- Brief
Present the lines below again, exactly as they stand.

- Dataset extract
# # # # # # #
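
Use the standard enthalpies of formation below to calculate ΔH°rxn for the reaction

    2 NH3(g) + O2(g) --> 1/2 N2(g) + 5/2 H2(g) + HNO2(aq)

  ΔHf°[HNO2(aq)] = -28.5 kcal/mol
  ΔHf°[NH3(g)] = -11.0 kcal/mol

Products: 1/2·(+0.0) + 5/2·(+0.0) + 1·(-28.5) = -28.5
Reactants: 2·(-11.0) + 1·(+0.0) = -22.0
ΔH°rxn = (-28.5) − (-22.0) = -6.5 kcal/mol

ΔH°rxn = -6.5 kcal/mol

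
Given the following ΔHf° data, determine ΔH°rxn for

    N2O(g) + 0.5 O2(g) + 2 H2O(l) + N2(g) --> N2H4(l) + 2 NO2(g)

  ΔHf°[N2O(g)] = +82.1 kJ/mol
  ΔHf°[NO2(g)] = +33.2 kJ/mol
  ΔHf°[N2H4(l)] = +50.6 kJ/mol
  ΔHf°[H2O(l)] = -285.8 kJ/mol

Products: 1·(+50.6) + 2·(+33.2) = +117.0
Reactants: 1·(+82.1) + 1/2·(+0.0) + 2·(-285.8) + 1·(+0.0) = -489.5
ΔH°rxn = (+117.0) − (-489.5) = 606.5 kJ/mol

ΔH°rxn = 606.5 kJ/mol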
# # # # # # #
- Expected answer
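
Use the standard enthalpies of formation below to calculate ΔH°rxn for the reaction

    2 NH3(g) + O2(g) --> 1/2 N2(g) + 5/2 H2(g) + HNO2(aq)

  ΔHf°[HNO2(aq)] = -28.5 kcal/mol
  ΔHf°[NH3(g)] = -11.0 kcal/mol

Products: 1/2·(+0.0) + 5/2·(+0.0) + 1·(-28.5) = -28.5
Reactants: 2·(-11.0) + 1·(+0.0) = -22.0
ΔH°rxn = (-28.5) − (-22.0) = -6.5 kcal/mol

ΔH°rxn = -6.5 kcal/mol

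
Given the following ΔHf° data, determine ΔH°rxn for

    N2O(g) + 0.5 O2(g) + 2 H2O(l) + N2(g) --> N2H4(l) + 2 NO2(g)

  ΔHf°[N2O(g)] = +82.1 kJ/mol
  ΔHf°[NO2(g)] = +33.2 kJ/mol
  ΔHf°[N2H4(l)] = +50.6 kJ/mol
  ΔHf°[H2O(l)] = -285.8 kJ/mol

Products: 1·(+50.6) + 2·(+33.2) = +117.0
Reactants: 1·(+82.1) + 1/2·(+0.0) + 2·(-285.8) + 1·(+0.0) = -489.5
ΔH°rxn = (+117.0) − (-489.5) = 606.5 kJ/mol

ΔH°rxn = 606.5 kJ/mol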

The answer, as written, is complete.